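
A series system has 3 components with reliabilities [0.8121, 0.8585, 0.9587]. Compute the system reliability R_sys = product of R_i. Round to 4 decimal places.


Components: [0.8121, 0.8585, 0.9587]
After component 1 (R=0.8121): product = 0.8121
After component 2 (R=0.8585): product = 0.6972
After component 3 (R=0.9587): product = 0.6684
R_sys = 0.6684

0.6684


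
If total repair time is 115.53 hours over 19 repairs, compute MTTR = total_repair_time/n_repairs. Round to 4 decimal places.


total_repair_time = 115.53
n_repairs = 19
MTTR = 115.53 / 19
MTTR = 6.0805

6.0805


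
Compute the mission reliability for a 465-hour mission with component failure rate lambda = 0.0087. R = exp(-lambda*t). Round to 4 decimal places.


lambda = 0.0087
mission_time = 465
lambda * t = 0.0087 * 465 = 4.0455
R = exp(-4.0455)
R = 0.0175

0.0175


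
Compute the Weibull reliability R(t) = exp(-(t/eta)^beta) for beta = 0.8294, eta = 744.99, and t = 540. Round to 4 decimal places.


beta = 0.8294, eta = 744.99, t = 540
t/eta = 540 / 744.99 = 0.7248
(t/eta)^beta = 0.7248^0.8294 = 0.7657
R(t) = exp(-0.7657)
R(t) = 0.465

0.465


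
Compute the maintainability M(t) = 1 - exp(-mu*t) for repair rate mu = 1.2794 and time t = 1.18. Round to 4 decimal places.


mu = 1.2794, t = 1.18
mu * t = 1.2794 * 1.18 = 1.5097
exp(-1.5097) = 0.221
M(t) = 1 - 0.221
M(t) = 0.779

0.779


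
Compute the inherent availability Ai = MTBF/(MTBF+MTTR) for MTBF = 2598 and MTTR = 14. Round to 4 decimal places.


MTBF = 2598
MTTR = 14
MTBF + MTTR = 2612
Ai = 2598 / 2612
Ai = 0.9946

0.9946


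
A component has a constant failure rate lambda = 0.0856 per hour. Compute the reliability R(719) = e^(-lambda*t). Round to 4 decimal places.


lambda = 0.0856
t = 719
lambda * t = 61.5464
R(t) = e^(-61.5464)
R(t) = 0.0

0.0


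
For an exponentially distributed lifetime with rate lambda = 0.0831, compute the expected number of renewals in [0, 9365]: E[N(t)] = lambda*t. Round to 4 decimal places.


lambda = 0.0831
t = 9365
E[N(t)] = lambda * t
E[N(t)] = 0.0831 * 9365
E[N(t)] = 778.2315

778.2315


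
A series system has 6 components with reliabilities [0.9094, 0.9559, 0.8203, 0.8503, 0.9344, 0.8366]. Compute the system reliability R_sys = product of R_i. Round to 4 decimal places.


Components: [0.9094, 0.9559, 0.8203, 0.8503, 0.9344, 0.8366]
After component 1 (R=0.9094): product = 0.9094
After component 2 (R=0.9559): product = 0.8693
After component 3 (R=0.8203): product = 0.7131
After component 4 (R=0.8503): product = 0.6063
After component 5 (R=0.9344): product = 0.5666
After component 6 (R=0.8366): product = 0.474
R_sys = 0.474

0.474


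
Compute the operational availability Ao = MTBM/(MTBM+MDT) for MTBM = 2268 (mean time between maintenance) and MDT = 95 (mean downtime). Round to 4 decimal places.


MTBM = 2268
MDT = 95
MTBM + MDT = 2363
Ao = 2268 / 2363
Ao = 0.9598

0.9598


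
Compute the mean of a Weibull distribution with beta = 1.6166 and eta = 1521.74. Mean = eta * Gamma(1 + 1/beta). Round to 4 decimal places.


beta = 1.6166, eta = 1521.74
1/beta = 0.6186
1 + 1/beta = 1.6186
Gamma(1.6186) = 0.8957
Mean = 1521.74 * 0.8957
Mean = 1363.0875

1363.0875


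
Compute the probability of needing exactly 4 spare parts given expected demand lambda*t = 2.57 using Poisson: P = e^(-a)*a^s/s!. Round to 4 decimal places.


a = 2.57, s = 4
e^(-a) = e^(-2.57) = 0.0765
a^s = 2.57^4 = 43.6247
s! = 24
P = 0.0765 * 43.6247 / 24
P = 0.1391

0.1391


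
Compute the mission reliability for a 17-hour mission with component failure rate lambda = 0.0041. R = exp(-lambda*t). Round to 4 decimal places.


lambda = 0.0041
mission_time = 17
lambda * t = 0.0041 * 17 = 0.0697
R = exp(-0.0697)
R = 0.9327

0.9327


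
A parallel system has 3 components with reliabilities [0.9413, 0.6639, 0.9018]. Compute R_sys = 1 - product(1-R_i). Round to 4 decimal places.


Components: [0.9413, 0.6639, 0.9018]
(1 - 0.9413) = 0.0587, running product = 0.0587
(1 - 0.6639) = 0.3361, running product = 0.0197
(1 - 0.9018) = 0.0982, running product = 0.0019
Product of (1-R_i) = 0.0019
R_sys = 1 - 0.0019 = 0.9981

0.9981


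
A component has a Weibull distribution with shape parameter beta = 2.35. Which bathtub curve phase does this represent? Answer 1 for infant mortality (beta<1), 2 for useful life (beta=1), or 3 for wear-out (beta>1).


beta = 2.35
Compare beta to 1:
beta < 1 => infant mortality (phase 1)
beta = 1 => useful life (phase 2)
beta > 1 => wear-out (phase 3)
Since beta = 2.35, this is wear-out (increasing failure rate)
Phase = 3

3


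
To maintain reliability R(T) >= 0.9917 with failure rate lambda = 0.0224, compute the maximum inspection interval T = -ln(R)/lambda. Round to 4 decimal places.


R_target = 0.9917
lambda = 0.0224
-ln(0.9917) = 0.0083
T = 0.0083 / 0.0224
T = 0.3721

0.3721


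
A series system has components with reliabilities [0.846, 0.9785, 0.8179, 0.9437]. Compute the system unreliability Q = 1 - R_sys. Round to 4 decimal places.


Components: [0.846, 0.9785, 0.8179, 0.9437]
After component 1: product = 0.846
After component 2: product = 0.8278
After component 3: product = 0.6771
After component 4: product = 0.6389
R_sys = 0.6389
Q = 1 - 0.6389 = 0.3611

0.3611


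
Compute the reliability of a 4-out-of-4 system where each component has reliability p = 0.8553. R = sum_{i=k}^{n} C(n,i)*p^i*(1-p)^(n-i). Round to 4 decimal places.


k = 4, n = 4, p = 0.8553
i=4: C(4,4)=1 * 0.8553^4 * 0.1447^0 = 0.5351
R = sum of terms = 0.5351

0.5351


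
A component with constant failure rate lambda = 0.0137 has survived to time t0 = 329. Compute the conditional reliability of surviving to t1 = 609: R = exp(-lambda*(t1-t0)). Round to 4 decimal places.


lambda = 0.0137
t0 = 329, t1 = 609
t1 - t0 = 280
lambda * (t1-t0) = 0.0137 * 280 = 3.836
R = exp(-3.836)
R = 0.0216

0.0216


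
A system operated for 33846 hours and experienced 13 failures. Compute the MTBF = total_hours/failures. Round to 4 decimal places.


total_hours = 33846
failures = 13
MTBF = 33846 / 13
MTBF = 2603.5385

2603.5385


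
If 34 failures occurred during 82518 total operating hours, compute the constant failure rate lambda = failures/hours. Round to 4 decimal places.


failures = 34
total_hours = 82518
lambda = 34 / 82518
lambda = 0.0004

0.0004


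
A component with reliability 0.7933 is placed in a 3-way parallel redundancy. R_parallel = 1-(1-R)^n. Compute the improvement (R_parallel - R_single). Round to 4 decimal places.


R_single = 0.7933, n = 3
1 - R_single = 0.2067
(1 - R_single)^n = 0.2067^3 = 0.0088
R_parallel = 1 - 0.0088 = 0.9912
Improvement = 0.9912 - 0.7933
Improvement = 0.1979

0.1979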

========================================

What to do:
What you need to do is retype all the entries exactly as written.

Your solution:
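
A series system has 3 components with reliabilities [0.8121, 0.8585, 0.9587]. Compute the system reliability R_sys = product of R_i. Round to 4 decimal places.


Components: [0.8121, 0.8585, 0.9587]
After component 1 (R=0.8121): product = 0.8121
After component 2 (R=0.8585): product = 0.6972
After component 3 (R=0.9587): product = 0.6684
R_sys = 0.6684

0.6684


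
If total repair time is 115.53 hours over 19 repairs, compute MTTR = total_repair_time/n_repairs. Round to 4 decimal places.


total_repair_time = 115.53
n_repairs = 19
MTTR = 115.53 / 19
MTTR = 6.0805

6.0805


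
Compute the mission reliability for a 465-hour mission with component failure rate lambda = 0.0087. R = exp(-lambda*t). Round to 4 decimal places.


lambda = 0.0087
mission_time = 465
lambda * t = 0.0087 * 465 = 4.0455
R = exp(-4.0455)
R = 0.0175

0.0175


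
Compute the Weibull reliability R(t) = exp(-(t/eta)^beta) for beta = 0.8294, eta = 744.99, and t = 540. Round to 4 decimal places.


beta = 0.8294, eta = 744.99, t = 540
t/eta = 540 / 744.99 = 0.7248
(t/eta)^beta = 0.7248^0.8294 = 0.7657
R(t) = exp(-0.7657)
R(t) = 0.465

0.465


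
Compute the maintainability M(t) = 1 - exp(-mu*t) for repair rate mu = 1.2794 and time t = 1.18. Round to 4 decimal places.


mu = 1.2794, t = 1.18
mu * t = 1.2794 * 1.18 = 1.5097
exp(-1.5097) = 0.221
M(t) = 1 - 0.221
M(t) = 0.779

0.779


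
Compute the inherent availability Ai = MTBF/(MTBF+MTTR) for MTBF = 2598 and MTTR = 14. Round to 4 decimal places.


MTBF = 2598
MTTR = 14
MTBF + MTTR = 2612
Ai = 2598 / 2612
Ai = 0.9946

0.9946


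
A component has a constant failure rate lambda = 0.0856 per hour. Compute the reliability R(719) = e^(-lambda*t). Round to 4 decimal places.


lambda = 0.0856
t = 719
lambda * t = 61.5464
R(t) = e^(-61.5464)
R(t) = 0.0

0.0


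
For an exponentially distributed lifetime with rate lambda = 0.0831, compute the expected number of renewals in [0, 9365]: E[N(t)] = lambda*t. Round to 4 decimal places.


lambda = 0.0831
t = 9365
E[N(t)] = lambda * t
E[N(t)] = 0.0831 * 9365
E[N(t)] = 778.2315

778.2315


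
A series system has 6 components with reliabilities [0.9094, 0.9559, 0.8203, 0.8503, 0.9344, 0.8366]. Compute the system reliability R_sys = product of R_i. Round to 4 decimal places.


Components: [0.9094, 0.9559, 0.8203, 0.8503, 0.9344, 0.8366]
After component 1 (R=0.9094): product = 0.9094
After component 2 (R=0.9559): product = 0.8693
After component 3 (R=0.8203): product = 0.7131
After component 4 (R=0.8503): product = 0.6063
After component 5 (R=0.9344): product = 0.5666
After component 6 (R=0.8366): product = 0.474
R_sys = 0.474

0.474


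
Compute the operational availability Ao = MTBM/(MTBM+MDT) for MTBM = 2268 (mean time between maintenance) and MDT = 95 (mean downtime). Round to 4 decimal places.


MTBM = 2268
MDT = 95
MTBM + MDT = 2363
Ao = 2268 / 2363
Ao = 0.9598

0.9598


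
Compute the mean of a Weibull distribution with beta = 1.6166 and eta = 1521.74. Mean = eta * Gamma(1 + 1/beta). Round to 4 decimal places.


beta = 1.6166, eta = 1521.74
1/beta = 0.6186
1 + 1/beta = 1.6186
Gamma(1.6186) = 0.8957
Mean = 1521.74 * 0.8957
Mean = 1363.0875

1363.0875


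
Compute the probability of needing exactly 4 spare parts given expected demand lambda*t = 2.57 using Poisson: P = e^(-a)*a^s/s!. Round to 4 decimal places.


a = 2.57, s = 4
e^(-a) = e^(-2.57) = 0.0765
a^s = 2.57^4 = 43.6247
s! = 24
P = 0.0765 * 43.6247 / 24
P = 0.1391

0.1391


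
Compute the mission reliability for a 17-hour mission with component failure rate lambda = 0.0041. R = exp(-lambda*t). Round to 4 decimal places.


lambda = 0.0041
mission_time = 17
lambda * t = 0.0041 * 17 = 0.0697
R = exp(-0.0697)
R = 0.9327

0.9327


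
A parallel system has 3 components with reliabilities [0.9413, 0.6639, 0.9018]. Compute R_sys = 1 - product(1-R_i). Round to 4 decimal places.


Components: [0.9413, 0.6639, 0.9018]
(1 - 0.9413) = 0.0587, running product = 0.0587
(1 - 0.6639) = 0.3361, running product = 0.0197
(1 - 0.9018) = 0.0982, running product = 0.0019
Product of (1-R_i) = 0.0019
R_sys = 1 - 0.0019 = 0.9981

0.9981


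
A component has a Weibull distribution with shape parameter beta = 2.35. Which bathtub curve phase does this represent? Answer 1 for infant mortality (beta<1), 2 for useful life (beta=1), or 3 for wear-out (beta>1).


beta = 2.35
Compare beta to 1:
beta < 1 => infant mortality (phase 1)
beta = 1 => useful life (phase 2)
beta > 1 => wear-out (phase 3)
Since beta = 2.35, this is wear-out (increasing failure rate)
Phase = 3

3


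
To maintain reliability R(T) >= 0.9917 with failure rate lambda = 0.0224, compute the maximum inspection interval T = -ln(R)/lambda. Round to 4 decimal places.


R_target = 0.9917
lambda = 0.0224
-ln(0.9917) = 0.0083
T = 0.0083 / 0.0224
T = 0.3721

0.3721


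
A series system has components with reliabilities [0.846, 0.9785, 0.8179, 0.9437]. Compute the system unreliability Q = 1 - R_sys. Round to 4 decimal places.


Components: [0.846, 0.9785, 0.8179, 0.9437]
After component 1: product = 0.846
After component 2: product = 0.8278
After component 3: product = 0.6771
After component 4: product = 0.6389
R_sys = 0.6389
Q = 1 - 0.6389 = 0.3611

0.3611


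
Compute the reliability of a 4-out-of-4 system where each component has reliability p = 0.8553. R = sum_{i=k}^{n} C(n,i)*p^i*(1-p)^(n-i). Round to 4 decimal places.


k = 4, n = 4, p = 0.8553
i=4: C(4,4)=1 * 0.8553^4 * 0.1447^0 = 0.5351
R = sum of terms = 0.5351

0.5351


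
A component with constant failure rate lambda = 0.0137 has survived to time t0 = 329. Compute the conditional reliability of surviving to t1 = 609: R = exp(-lambda*(t1-t0)). Round to 4 decimal places.


lambda = 0.0137
t0 = 329, t1 = 609
t1 - t0 = 280
lambda * (t1-t0) = 0.0137 * 280 = 3.836
R = exp(-3.836)
R = 0.0216

0.0216


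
A system operated for 33846 hours and experienced 13 failures. Compute the MTBF = total_hours/failures. Round to 4 decimal places.


total_hours = 33846
failures = 13
MTBF = 33846 / 13
MTBF = 2603.5385

2603.5385


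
If 34 failures occurred during 82518 total operating hours, compute the constant failure rate lambda = failures/hours. Round to 4 decimal places.


failures = 34
total_hours = 82518
lambda = 34 / 82518
lambda = 0.0004

0.0004


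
A component with reliability 0.7933 is placed in a 3-way parallel redundancy. R_parallel = 1-(1-R)^n. Compute the improvement (R_parallel - R_single). Round to 4 decimal places.


R_single = 0.7933, n = 3
1 - R_single = 0.2067
(1 - R_single)^n = 0.2067^3 = 0.0088
R_parallel = 1 - 0.0088 = 0.9912
Improvement = 0.9912 - 0.7933
Improvement = 0.1979

0.1979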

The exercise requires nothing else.